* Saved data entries

************

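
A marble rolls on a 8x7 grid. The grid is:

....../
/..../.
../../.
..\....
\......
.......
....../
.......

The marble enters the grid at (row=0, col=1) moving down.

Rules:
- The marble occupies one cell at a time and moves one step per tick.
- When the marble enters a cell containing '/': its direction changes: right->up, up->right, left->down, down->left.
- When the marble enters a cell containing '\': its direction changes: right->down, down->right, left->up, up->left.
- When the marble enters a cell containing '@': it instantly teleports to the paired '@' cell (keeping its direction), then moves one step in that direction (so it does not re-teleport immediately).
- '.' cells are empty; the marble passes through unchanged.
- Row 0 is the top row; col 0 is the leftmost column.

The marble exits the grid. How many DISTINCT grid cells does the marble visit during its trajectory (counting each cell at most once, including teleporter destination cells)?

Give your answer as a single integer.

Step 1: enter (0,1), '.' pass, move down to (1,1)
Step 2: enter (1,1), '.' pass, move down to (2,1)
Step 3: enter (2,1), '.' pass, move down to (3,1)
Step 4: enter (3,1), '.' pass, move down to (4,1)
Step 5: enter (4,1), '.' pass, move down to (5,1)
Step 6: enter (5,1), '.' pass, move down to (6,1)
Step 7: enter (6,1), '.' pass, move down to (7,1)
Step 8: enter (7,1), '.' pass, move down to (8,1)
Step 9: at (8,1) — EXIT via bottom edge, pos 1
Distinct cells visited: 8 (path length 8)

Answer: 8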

************

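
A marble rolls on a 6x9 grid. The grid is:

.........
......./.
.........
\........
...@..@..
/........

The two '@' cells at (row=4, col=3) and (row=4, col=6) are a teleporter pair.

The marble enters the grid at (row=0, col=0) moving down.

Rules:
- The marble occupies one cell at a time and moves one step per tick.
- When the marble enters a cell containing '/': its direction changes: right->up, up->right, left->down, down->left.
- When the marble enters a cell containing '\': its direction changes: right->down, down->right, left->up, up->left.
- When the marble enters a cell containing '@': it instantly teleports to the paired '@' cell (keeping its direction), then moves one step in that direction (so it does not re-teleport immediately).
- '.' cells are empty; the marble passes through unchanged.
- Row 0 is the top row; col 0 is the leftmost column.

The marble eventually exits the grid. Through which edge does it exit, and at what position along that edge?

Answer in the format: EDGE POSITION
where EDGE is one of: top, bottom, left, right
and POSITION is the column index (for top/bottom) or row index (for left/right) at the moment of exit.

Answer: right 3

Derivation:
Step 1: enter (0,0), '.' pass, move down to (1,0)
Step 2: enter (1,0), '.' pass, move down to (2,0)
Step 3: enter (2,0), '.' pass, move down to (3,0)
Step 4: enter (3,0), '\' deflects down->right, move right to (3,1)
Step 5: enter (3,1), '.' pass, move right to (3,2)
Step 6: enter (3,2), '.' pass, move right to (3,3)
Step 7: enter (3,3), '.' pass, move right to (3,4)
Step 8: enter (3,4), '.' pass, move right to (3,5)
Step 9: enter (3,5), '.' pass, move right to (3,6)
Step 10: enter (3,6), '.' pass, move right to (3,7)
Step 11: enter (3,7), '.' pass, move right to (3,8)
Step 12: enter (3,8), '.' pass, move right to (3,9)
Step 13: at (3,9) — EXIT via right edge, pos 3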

************

Search the records above for "exits" and copy every line that has it.

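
The marble exits the grid. How many DISTINCT grid cells does the marble visit during its trajectory (counting each cell at most once, including teleporter destination cells)?
The marble eventually exits the grid. Through which edge does it exit, and at what position along that edge?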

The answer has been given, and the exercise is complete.